=== AIM OF THE EXERCISE ===
Below are some records; quote exactly the lines from the one that contains "9) t_1 < t_8" through the one that contains "volume than tank-8", inclusive, and no others.

═════ EXTRACTED RECORDS ═════

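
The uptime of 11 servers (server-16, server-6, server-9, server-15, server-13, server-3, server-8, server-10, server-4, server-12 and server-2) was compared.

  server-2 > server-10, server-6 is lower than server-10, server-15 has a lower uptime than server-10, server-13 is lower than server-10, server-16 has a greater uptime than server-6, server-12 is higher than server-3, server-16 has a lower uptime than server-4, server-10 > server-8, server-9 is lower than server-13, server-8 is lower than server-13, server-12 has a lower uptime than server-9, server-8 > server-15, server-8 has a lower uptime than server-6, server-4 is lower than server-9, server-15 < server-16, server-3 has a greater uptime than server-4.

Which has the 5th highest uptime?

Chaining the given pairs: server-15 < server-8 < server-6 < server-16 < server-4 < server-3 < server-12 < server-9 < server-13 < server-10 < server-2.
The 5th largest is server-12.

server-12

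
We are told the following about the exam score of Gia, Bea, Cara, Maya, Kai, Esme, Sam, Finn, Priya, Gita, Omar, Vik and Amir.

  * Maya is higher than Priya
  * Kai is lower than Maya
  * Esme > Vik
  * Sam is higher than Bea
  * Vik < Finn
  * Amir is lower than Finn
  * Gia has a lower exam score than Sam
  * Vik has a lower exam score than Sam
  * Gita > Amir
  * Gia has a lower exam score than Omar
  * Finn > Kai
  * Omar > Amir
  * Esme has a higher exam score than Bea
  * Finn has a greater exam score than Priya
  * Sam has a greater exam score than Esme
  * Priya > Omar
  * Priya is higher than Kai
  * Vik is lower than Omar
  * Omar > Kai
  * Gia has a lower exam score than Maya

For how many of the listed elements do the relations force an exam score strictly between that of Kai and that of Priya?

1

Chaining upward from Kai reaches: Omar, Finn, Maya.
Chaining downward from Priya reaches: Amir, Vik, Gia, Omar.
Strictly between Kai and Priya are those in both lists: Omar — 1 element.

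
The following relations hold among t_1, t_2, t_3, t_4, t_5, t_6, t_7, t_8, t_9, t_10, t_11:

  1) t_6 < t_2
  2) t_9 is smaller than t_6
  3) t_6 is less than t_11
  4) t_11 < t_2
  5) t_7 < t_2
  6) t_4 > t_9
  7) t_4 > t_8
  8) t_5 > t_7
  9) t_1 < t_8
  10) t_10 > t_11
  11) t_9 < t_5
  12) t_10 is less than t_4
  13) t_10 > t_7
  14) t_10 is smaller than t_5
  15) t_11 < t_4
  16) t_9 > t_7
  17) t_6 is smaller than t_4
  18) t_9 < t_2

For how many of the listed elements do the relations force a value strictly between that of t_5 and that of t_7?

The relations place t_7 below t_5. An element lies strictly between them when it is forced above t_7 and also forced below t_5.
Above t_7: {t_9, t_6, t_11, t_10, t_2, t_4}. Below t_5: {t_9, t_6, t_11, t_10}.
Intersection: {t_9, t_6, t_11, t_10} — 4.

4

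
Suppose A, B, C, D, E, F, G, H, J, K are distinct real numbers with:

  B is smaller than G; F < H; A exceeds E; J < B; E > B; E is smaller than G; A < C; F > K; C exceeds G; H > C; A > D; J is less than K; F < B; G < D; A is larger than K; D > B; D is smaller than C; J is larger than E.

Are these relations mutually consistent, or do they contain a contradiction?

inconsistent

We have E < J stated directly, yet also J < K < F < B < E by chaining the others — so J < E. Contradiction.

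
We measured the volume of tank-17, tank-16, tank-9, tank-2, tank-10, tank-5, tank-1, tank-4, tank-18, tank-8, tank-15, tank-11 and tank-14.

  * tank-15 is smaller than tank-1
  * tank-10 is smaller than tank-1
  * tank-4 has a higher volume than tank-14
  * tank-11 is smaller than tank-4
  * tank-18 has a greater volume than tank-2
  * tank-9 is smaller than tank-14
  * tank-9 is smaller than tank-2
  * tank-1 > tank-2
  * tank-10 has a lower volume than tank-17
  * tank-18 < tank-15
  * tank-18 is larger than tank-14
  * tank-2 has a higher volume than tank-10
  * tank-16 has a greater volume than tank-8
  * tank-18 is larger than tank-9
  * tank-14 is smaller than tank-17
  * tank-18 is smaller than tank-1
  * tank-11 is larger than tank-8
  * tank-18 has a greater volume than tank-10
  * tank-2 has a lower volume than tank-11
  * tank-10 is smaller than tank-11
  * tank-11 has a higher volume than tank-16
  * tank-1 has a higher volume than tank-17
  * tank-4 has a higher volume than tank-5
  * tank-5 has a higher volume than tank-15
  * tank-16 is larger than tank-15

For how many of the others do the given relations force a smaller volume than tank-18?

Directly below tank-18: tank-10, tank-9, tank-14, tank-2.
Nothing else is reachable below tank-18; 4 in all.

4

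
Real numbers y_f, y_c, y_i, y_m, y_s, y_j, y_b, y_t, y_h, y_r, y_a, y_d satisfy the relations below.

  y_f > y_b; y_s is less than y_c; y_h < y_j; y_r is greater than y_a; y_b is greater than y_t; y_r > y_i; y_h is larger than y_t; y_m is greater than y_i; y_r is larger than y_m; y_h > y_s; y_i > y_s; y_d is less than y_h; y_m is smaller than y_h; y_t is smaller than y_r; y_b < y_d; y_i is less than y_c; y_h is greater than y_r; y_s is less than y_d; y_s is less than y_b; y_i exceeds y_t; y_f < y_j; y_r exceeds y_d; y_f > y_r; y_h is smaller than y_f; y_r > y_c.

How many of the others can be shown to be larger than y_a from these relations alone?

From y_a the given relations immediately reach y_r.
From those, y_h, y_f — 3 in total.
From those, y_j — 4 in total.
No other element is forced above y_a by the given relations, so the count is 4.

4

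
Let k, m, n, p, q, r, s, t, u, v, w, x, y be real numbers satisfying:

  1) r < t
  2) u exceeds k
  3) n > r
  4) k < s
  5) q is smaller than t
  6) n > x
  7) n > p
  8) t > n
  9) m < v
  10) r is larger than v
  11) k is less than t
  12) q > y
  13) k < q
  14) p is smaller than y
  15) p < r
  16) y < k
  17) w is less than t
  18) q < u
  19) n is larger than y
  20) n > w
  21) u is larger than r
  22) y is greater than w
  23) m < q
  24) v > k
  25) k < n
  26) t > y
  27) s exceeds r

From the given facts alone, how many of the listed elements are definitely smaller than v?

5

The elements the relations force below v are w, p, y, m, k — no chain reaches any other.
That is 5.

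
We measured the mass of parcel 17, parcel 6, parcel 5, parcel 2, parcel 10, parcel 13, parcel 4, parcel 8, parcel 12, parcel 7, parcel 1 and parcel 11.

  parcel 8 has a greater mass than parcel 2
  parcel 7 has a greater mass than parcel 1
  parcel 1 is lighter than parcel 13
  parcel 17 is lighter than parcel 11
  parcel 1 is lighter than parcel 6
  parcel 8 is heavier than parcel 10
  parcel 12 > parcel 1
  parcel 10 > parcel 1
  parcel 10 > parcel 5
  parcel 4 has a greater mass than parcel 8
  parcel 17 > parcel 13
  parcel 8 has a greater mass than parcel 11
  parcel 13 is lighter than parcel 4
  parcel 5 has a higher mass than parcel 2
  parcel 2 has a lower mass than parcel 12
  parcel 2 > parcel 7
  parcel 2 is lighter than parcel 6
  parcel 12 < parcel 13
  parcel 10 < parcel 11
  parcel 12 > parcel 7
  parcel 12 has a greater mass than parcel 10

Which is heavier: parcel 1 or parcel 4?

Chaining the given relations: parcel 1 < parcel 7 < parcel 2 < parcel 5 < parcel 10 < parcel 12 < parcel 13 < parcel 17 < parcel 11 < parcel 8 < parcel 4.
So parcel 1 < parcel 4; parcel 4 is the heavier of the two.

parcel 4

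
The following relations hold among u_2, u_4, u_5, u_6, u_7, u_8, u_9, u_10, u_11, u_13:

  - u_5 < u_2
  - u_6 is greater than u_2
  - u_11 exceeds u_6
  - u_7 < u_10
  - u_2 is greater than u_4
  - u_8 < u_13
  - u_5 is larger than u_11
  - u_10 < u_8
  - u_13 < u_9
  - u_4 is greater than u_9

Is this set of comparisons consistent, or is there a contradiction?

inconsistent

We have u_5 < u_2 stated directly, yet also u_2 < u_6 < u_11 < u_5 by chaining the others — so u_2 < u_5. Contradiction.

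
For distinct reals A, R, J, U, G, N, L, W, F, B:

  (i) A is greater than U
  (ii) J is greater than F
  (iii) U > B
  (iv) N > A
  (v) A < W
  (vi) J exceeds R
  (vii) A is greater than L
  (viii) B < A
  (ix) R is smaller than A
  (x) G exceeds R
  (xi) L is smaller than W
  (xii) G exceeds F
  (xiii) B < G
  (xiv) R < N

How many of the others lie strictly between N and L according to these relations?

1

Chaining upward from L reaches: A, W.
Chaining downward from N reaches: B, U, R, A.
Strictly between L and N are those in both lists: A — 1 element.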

═════
═════ EXTRACTED RECORDS ═════

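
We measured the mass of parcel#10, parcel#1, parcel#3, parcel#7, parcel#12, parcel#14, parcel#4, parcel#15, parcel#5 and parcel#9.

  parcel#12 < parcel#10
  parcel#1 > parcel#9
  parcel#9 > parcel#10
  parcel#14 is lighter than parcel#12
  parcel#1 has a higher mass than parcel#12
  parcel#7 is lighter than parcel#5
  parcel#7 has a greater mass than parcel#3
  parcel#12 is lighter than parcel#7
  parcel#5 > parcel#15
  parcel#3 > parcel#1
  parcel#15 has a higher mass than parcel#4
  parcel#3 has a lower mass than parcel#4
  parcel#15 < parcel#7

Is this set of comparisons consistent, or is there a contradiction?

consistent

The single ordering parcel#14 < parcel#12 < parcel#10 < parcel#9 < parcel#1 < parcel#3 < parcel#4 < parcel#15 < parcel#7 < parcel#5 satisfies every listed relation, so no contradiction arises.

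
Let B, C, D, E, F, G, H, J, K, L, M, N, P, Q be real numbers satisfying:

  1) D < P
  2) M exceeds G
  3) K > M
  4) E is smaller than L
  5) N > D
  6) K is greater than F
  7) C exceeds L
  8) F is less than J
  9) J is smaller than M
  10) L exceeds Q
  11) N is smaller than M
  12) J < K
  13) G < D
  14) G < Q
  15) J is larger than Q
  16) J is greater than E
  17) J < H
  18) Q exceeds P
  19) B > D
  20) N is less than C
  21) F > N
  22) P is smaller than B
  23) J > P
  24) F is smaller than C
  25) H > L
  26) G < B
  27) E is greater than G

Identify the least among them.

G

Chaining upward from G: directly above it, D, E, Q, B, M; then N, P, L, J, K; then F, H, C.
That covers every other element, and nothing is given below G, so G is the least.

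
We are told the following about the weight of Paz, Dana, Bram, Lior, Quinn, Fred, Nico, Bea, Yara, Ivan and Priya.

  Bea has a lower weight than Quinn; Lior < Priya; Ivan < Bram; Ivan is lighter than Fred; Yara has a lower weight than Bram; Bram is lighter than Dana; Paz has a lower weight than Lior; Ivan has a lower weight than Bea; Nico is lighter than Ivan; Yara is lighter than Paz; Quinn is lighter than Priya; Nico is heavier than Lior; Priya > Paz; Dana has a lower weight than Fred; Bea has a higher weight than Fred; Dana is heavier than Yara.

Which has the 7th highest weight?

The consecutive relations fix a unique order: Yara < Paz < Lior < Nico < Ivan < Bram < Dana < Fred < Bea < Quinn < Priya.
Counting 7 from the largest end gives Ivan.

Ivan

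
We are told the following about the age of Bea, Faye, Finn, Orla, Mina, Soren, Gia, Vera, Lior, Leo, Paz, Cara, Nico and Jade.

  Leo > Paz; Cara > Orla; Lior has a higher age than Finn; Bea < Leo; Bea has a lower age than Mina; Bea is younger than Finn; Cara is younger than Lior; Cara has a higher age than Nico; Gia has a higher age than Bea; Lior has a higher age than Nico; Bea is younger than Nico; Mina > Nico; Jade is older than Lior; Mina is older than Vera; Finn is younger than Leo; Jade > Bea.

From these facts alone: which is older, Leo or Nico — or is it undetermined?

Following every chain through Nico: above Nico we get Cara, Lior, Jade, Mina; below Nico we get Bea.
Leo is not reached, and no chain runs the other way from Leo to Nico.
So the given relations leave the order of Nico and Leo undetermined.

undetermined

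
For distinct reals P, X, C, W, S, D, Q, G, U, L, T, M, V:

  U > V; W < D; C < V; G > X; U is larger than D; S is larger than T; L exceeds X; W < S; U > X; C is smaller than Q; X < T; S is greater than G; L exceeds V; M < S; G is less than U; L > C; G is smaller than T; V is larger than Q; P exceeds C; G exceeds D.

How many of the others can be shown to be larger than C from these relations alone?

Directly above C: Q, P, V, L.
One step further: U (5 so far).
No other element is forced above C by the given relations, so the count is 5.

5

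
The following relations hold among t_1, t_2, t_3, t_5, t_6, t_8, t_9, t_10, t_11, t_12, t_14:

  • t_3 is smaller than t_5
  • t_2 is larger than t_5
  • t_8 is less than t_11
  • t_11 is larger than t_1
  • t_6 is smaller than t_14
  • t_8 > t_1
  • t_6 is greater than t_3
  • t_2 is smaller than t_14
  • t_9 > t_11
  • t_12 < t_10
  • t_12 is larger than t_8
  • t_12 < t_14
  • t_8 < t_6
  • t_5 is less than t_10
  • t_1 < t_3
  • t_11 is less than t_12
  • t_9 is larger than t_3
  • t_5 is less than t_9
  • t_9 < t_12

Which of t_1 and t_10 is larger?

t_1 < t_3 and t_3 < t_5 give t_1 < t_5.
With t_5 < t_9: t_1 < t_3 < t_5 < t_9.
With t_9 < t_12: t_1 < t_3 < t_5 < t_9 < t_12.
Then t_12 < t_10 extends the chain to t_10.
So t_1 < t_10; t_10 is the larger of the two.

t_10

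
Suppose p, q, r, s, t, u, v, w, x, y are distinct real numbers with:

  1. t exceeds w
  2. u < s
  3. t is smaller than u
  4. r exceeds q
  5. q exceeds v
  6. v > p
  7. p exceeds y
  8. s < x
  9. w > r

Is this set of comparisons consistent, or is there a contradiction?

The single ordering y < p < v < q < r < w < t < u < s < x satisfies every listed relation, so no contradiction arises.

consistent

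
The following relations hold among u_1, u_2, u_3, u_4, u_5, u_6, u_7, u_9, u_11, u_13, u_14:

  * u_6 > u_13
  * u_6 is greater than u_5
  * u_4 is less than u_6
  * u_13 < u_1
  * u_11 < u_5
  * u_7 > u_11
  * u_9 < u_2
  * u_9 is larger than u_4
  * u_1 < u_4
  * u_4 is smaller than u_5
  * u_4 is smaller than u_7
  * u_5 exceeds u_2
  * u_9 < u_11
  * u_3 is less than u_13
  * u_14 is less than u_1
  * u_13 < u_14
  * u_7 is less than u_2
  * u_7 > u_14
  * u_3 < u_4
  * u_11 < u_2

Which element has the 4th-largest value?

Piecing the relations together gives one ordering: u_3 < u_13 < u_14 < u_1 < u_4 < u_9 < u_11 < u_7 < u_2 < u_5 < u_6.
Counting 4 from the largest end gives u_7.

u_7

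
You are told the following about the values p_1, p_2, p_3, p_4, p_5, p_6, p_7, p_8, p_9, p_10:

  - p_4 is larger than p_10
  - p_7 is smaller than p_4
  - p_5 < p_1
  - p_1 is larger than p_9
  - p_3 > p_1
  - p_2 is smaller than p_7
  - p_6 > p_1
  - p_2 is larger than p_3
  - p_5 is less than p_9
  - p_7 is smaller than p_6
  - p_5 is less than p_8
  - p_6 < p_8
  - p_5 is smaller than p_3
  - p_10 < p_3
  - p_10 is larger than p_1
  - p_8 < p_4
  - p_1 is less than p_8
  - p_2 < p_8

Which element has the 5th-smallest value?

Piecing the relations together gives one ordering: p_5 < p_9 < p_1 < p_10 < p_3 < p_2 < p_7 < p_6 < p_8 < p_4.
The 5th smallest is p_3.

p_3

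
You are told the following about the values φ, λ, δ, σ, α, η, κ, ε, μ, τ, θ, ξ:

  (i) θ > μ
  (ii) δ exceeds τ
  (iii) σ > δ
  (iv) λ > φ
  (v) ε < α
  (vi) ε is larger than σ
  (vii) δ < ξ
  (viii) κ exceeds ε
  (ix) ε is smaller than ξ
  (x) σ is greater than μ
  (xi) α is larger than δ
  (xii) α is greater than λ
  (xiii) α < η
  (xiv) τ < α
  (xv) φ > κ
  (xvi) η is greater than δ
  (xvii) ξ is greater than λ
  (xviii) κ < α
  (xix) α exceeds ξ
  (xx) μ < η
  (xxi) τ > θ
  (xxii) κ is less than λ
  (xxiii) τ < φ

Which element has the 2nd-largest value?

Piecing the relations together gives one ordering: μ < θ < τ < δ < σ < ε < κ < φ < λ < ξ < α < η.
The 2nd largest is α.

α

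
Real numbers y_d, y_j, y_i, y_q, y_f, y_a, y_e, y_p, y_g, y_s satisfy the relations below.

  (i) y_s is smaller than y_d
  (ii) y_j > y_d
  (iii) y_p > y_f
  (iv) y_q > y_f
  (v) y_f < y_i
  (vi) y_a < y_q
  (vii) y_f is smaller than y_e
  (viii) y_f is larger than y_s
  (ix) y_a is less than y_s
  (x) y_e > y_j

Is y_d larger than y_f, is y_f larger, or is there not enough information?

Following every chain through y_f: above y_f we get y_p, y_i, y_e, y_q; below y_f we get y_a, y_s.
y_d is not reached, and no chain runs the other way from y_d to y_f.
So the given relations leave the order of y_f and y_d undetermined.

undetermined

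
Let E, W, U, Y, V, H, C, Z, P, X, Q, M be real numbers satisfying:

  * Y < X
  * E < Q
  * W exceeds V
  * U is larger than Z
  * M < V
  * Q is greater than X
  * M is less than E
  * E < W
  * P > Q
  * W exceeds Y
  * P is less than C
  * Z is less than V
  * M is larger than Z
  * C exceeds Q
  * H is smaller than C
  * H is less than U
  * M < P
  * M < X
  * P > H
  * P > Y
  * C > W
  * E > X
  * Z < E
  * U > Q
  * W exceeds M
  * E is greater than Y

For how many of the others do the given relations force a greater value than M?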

═════

=== EXERCISE ANSWER ===
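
  9) t_1 < t_8
  10) t_10 > t_11
  11) t_9 < t_5
  12) t_10 is less than t_4
  13) t_10 > t_7
  14) t_10 is smaller than t_5
  15) t_11 < t_4
  16) t_9 > t_7
  17) t_6 is smaller than t_4
  18) t_9 < t_2

For how many of the listed elements do the relations force a value strictly between that of t_5 and that of t_7?

The relations place t_7 below t_5. An element lies strictly between them when it is forced above t_7 and also forced below t_5.
Above t_7: {t_9, t_6, t_11, t_10, t_2, t_4}. Below t_5: {t_9, t_6, t_11, t_10}.
Intersection: {t_9, t_6, t_11, t_10} — 4.

4

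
Suppose A, B, C, D, E, F, G, H, J, K are distinct real numbers with:

  B is smaller than G; F < H; A exceeds E; J < B; E > B; E is smaller than G; A < C; F > K; C exceeds G; H > C; A > D; J is less than K; F < B; G < D; A is larger than K; D > B; D is smaller than C; J is larger than E.

Are these relations mutually consistent, or do they contain a contradiction?

inconsistent

We have E < J stated directly, yet also J < K < F < B < E by chaining the others — so J < E. Contradiction.

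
We measured the volume of tank-17, tank-16, tank-9, tank-2, tank-10, tank-5, tank-1, tank-4, tank-18, tank-8, tank-15, tank-11 and tank-14.

  * tank-15 is smaller than tank-1
  * tank-10 is smaller than tank-1
  * tank-4 has a higher volume than tank-14
  * tank-11 is smaller than tank-4
  * tank-18 has a greater volume than tank-2
  * tank-9 is smaller than tank-14
  * tank-9 is smaller than tank-2
  * tank-1 > tank-2
  * tank-10 has a lower volume than tank-17
  * tank-18 < tank-15
  * tank-18 is larger than tank-14
  * tank-2 has a higher volume than tank-10
  * tank-16 has a greater volume than tank-8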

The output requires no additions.